(Records drawn from a dataset)
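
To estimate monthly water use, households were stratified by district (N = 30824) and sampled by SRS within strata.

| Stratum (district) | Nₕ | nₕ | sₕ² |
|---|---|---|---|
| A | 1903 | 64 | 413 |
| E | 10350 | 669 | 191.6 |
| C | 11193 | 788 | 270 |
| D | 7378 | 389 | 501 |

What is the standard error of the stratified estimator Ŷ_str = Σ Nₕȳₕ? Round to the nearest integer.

Var(Ŷ_str) = Σₕ Nₕ²(1 − fₕ)sₕ²/nₕ.
A: 1903²·(1 − 64/1903)·413/64 = 2.2583466 × 10^7.
E: 10350²·(1 − 669/10350)·191.6/669 = 2.8696568 × 10^7.
C: 11193²·(1 − 788/11193)·270/788 = 3.9904892 × 10^7.
D: 7378²·(1 − 389/7378)·501/389 = 6.6411275 × 10^7.
Sum = 1.575962 × 10^8.
SE = √(1.575962 × 10^8) = 12554.

12554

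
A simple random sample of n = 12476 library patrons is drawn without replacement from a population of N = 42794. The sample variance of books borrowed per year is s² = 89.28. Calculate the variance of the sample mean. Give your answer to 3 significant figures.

0.00507

Under SRS without replacement, Var(ȳ) = (1 − f)·s²/n with f = n/N = 12476/42794 = 0.29153620.
Var(ȳ) = (1 − 0.29153620)·89.28/12476 = 0.70846380·0.0071561398 = 0.005069866.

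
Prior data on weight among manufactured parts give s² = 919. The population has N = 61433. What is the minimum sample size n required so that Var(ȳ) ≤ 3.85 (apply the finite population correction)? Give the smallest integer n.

238

Without fpc, n₀ = s²/D = 919/3.85 = 238.7013.
With fpc, (1 − n/N)·s²/n ≤ D requires n ≥ n₀/(1 + n₀/N) = 238.7013/(1 + 238.7013/61433) = 237.7774.
Rounding up, n = 238.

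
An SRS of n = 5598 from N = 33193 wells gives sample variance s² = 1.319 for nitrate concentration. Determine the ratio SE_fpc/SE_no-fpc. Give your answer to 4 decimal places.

0.9118

f = n/N = 5598/33193 = 0.16865002.
SE_no-fpc = √(s²/n) = 0.015349914; SE_fpc = √((1−f)s²/n) = 0.013995805.
Ratio = √(1−f) = 0.91178396.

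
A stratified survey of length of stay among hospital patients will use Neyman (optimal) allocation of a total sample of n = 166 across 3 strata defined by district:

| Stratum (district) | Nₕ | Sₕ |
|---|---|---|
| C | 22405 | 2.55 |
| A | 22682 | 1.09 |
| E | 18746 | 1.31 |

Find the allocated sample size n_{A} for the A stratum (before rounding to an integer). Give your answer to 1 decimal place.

38.6

Neyman allocation: nₕ = n·NₕSₕ / Σⱼ NⱼSⱼ.
Σ NⱼSⱼ = 22405·2.55 + 22682·1.09 + 18746·1.31 = 106413.39.
n_{A} = 166·22682·1.09 / 106413.39 = 38.6.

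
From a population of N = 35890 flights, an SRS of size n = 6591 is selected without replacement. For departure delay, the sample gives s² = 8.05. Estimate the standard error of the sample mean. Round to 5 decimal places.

0.03158

Under SRS without replacement, Var(ȳ) = (1 − f)·s²/n with f = n/N = 6591/35890 = 0.18364447.
Var(ȳ) = (1 − 0.18364447)·8.05/6591 = 0.81635553·0.0012213625 = 9.97066 × 10^-4.
SE(ȳ) = √(9.97066 × 10^-4) = 0.03158.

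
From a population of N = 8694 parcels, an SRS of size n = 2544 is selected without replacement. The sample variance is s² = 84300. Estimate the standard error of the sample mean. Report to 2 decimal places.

Under SRS without replacement, Var(ȳ) = (1 − f)·s²/n with f = n/N = 2544/8694 = 0.29261560.
Var(ȳ) = (1 − 0.29261560)·84300/2544 = 0.70738440·33.136792 = 23.44045.
SE(ȳ) = √(23.44045) = 4.84.

4.84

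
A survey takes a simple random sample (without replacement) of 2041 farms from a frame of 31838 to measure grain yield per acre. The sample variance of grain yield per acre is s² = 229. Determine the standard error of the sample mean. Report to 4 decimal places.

0.3240

Under SRS without replacement, Var(ȳ) = (1 − f)·s²/n with f = n/N = 2041/31838 = 0.06410579.
Var(ȳ) = (1 − 0.06410579)·229/2041 = 0.93589421·0.1121999 = 0.10500724.
SE(ȳ) = √(0.10500724) = 0.3240.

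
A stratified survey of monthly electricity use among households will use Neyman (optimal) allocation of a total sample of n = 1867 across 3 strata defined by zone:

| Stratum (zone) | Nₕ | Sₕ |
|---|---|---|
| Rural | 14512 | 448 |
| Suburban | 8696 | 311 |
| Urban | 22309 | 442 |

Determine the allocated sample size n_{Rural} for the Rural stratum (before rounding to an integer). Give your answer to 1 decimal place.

Neyman allocation: nₕ = n·NₕSₕ / Σⱼ NⱼSⱼ.
Σ NⱼSⱼ = 14512·448 + 8696·311 + 22309·442 = 1.906641 × 10^7.
n_{Rural} = 1867·14512·448 / (1.906641 × 10^7) = 636.6.

636.6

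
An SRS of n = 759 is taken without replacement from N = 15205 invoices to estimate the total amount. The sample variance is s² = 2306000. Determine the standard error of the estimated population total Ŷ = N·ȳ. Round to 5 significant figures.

816910

Var(Ŷ) = N²·Var(ȳ) = N²·(1 − n/N)·s²/n.
f = 759/15205 = 0.04991779; Var(ȳ) = 0.95008221·2306000/759 = 2886.5475.
Var(Ŷ) = 15205² · 2886.5475 = 6.6734676 × 10^11.
SE(Ŷ) = √(6.6734676 × 10^11) = 816910.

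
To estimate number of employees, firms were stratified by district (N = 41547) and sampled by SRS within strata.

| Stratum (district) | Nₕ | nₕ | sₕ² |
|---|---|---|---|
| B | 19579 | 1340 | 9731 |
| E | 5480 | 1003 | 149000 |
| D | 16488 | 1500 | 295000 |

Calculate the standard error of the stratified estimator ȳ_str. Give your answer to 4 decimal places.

5.6364

Var(ȳ_str) = Σₕ Wₕ²(1 − fₕ)sₕ²/nₕ with Wₕ = Nₕ/N, N = 41547.
B: Wₕ = 0.47124943; term = 0.47124943²·(1 − 0.06844068)·9731/1340 = 1.5023284.
E: Wₕ = 0.13189881; term = 0.13189881²·(1 − 0.18302920)·149000/1003 = 2.1114152.
D: Wₕ = 0.39685176; term = 0.39685176²·(1 − 0.09097525)·295000/1500 = 28.155489.
Sum = 31.769233.
SE = √(31.769233) = 5.6364.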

WORK ITEM –
An exact reproduction of all the entries above is the expected answer.

RESPONSE BELOW –
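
To estimate monthly water use, households were stratified by district (N = 30824) and sampled by SRS within strata.

| Stratum (district) | Nₕ | nₕ | sₕ² |
|---|---|---|---|
| A | 1903 | 64 | 413 |
| E | 10350 | 669 | 191.6 |
| C | 11193 | 788 | 270 |
| D | 7378 | 389 | 501 |

What is the standard error of the stratified estimator Ŷ_str = Σ Nₕȳₕ? Round to the nearest integer.

Var(Ŷ_str) = Σₕ Nₕ²(1 − fₕ)sₕ²/nₕ.
A: 1903²·(1 − 64/1903)·413/64 = 2.2583466 × 10^7.
E: 10350²·(1 − 669/10350)·191.6/669 = 2.8696568 × 10^7.
C: 11193²·(1 − 788/11193)·270/788 = 3.9904892 × 10^7.
D: 7378²·(1 − 389/7378)·501/389 = 6.6411275 × 10^7.
Sum = 1.575962 × 10^8.
SE = √(1.575962 × 10^8) = 12554.

12554

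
A simple random sample of n = 12476 library patrons is drawn without replacement from a population of N = 42794. The sample variance of books borrowed per year is s² = 89.28. Calculate the variance of the sample mean. Give your answer to 3 significant figures.

0.00507

Under SRS without replacement, Var(ȳ) = (1 − f)·s²/n with f = n/N = 12476/42794 = 0.29153620.
Var(ȳ) = (1 − 0.29153620)·89.28/12476 = 0.70846380·0.0071561398 = 0.005069866.

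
Prior data on weight among manufactured parts give s² = 919. The population has N = 61433. What is the minimum sample size n required so that Var(ȳ) ≤ 3.85 (apply the finite population correction)? Give the smallest integer n.

238

Without fpc, n₀ = s²/D = 919/3.85 = 238.7013.
With fpc, (1 − n/N)·s²/n ≤ D requires n ≥ n₀/(1 + n₀/N) = 238.7013/(1 + 238.7013/61433) = 237.7774.
Rounding up, n = 238.

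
An SRS of n = 5598 from N = 33193 wells gives sample variance s² = 1.319 for nitrate concentration. Determine the ratio SE_fpc/SE_no-fpc. Give your answer to 4 decimal places.

0.9118

f = n/N = 5598/33193 = 0.16865002.
SE_no-fpc = √(s²/n) = 0.015349914; SE_fpc = √((1−f)s²/n) = 0.013995805.
Ratio = √(1−f) = 0.91178396.

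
A stratified survey of length of stay among hospital patients will use Neyman (optimal) allocation of a total sample of n = 166 across 3 strata defined by district:

| Stratum (district) | Nₕ | Sₕ |
|---|---|---|
| C | 22405 | 2.55 |
| A | 22682 | 1.09 |
| E | 18746 | 1.31 |

Find the allocated sample size n_{A} for the A stratum (before rounding to an integer). Give your answer to 1 decimal place.

38.6

Neyman allocation: nₕ = n·NₕSₕ / Σⱼ NⱼSⱼ.
Σ NⱼSⱼ = 22405·2.55 + 22682·1.09 + 18746·1.31 = 106413.39.
n_{A} = 166·22682·1.09 / 106413.39 = 38.6.

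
From a population of N = 35890 flights, an SRS of size n = 6591 is selected without replacement. For departure delay, the sample gives s² = 8.05. Estimate the standard error of the sample mean. Round to 5 decimal places.

0.03158

Under SRS without replacement, Var(ȳ) = (1 − f)·s²/n with f = n/N = 6591/35890 = 0.18364447.
Var(ȳ) = (1 − 0.18364447)·8.05/6591 = 0.81635553·0.0012213625 = 9.97066 × 10^-4.
SE(ȳ) = √(9.97066 × 10^-4) = 0.03158.

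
From a population of N = 8694 parcels, an SRS of size n = 2544 is selected without replacement. The sample variance is s² = 84300. Estimate the standard error of the sample mean. Report to 2 decimal places.

Under SRS without replacement, Var(ȳ) = (1 − f)·s²/n with f = n/N = 2544/8694 = 0.29261560.
Var(ȳ) = (1 − 0.29261560)·84300/2544 = 0.70738440·33.136792 = 23.44045.
SE(ȳ) = √(23.44045) = 4.84.

4.84

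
A survey takes a simple random sample (without replacement) of 2041 farms from a frame of 31838 to measure grain yield per acre. The sample variance of grain yield per acre is s² = 229. Determine the standard error of the sample mean. Report to 4 decimal places.

0.3240

Under SRS without replacement, Var(ȳ) = (1 − f)·s²/n with f = n/N = 2041/31838 = 0.06410579.
Var(ȳ) = (1 − 0.06410579)·229/2041 = 0.93589421·0.1121999 = 0.10500724.
SE(ȳ) = √(0.10500724) = 0.3240.

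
A stratified survey of monthly electricity use among households will use Neyman (optimal) allocation of a total sample of n = 1867 across 3 strata defined by zone:

| Stratum (zone) | Nₕ | Sₕ |
|---|---|---|
| Rural | 14512 | 448 |
| Suburban | 8696 | 311 |
| Urban | 22309 | 442 |

Determine the allocated sample size n_{Rural} for the Rural stratum (before rounding to an integer). Give your answer to 1 decimal place.

Neyman allocation: nₕ = n·NₕSₕ / Σⱼ NⱼSⱼ.
Σ NⱼSⱼ = 14512·448 + 8696·311 + 22309·442 = 1.906641 × 10^7.
n_{Rural} = 1867·14512·448 / (1.906641 × 10^7) = 636.6.

636.6

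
An SRS of n = 759 is taken without replacement from N = 15205 invoices to estimate the total amount. The sample variance is s² = 2306000. Determine the standard error of the estimated population total Ŷ = N·ȳ. Round to 5 significant figures.

816910

Var(Ŷ) = N²·Var(ȳ) = N²·(1 − n/N)·s²/n.
f = 759/15205 = 0.04991779; Var(ȳ) = 0.95008221·2306000/759 = 2886.5475.
Var(Ŷ) = 15205² · 2886.5475 = 6.6734676 × 10^11.
SE(Ŷ) = √(6.6734676 × 10^11) = 816910.

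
To estimate number of employees, firms were stratified by district (N = 41547) and sampled by SRS within strata.

| Stratum (district) | Nₕ | nₕ | sₕ² |
|---|---|---|---|
| B | 19579 | 1340 | 9731 |
| E | 5480 | 1003 | 149000 |
| D | 16488 | 1500 | 295000 |

Calculate the standard error of the stratified estimator ȳ_str. Give your answer to 4 decimal places.

5.6364

Var(ȳ_str) = Σₕ Wₕ²(1 − fₕ)sₕ²/nₕ with Wₕ = Nₕ/N, N = 41547.
B: Wₕ = 0.47124943; term = 0.47124943²·(1 − 0.06844068)·9731/1340 = 1.5023284.
E: Wₕ = 0.13189881; term = 0.13189881²·(1 − 0.18302920)·149000/1003 = 2.1114152.
D: Wₕ = 0.39685176; term = 0.39685176²·(1 − 0.09097525)·295000/1500 = 28.155489.
Sum = 31.769233.
SE = √(31.769233) = 5.6364.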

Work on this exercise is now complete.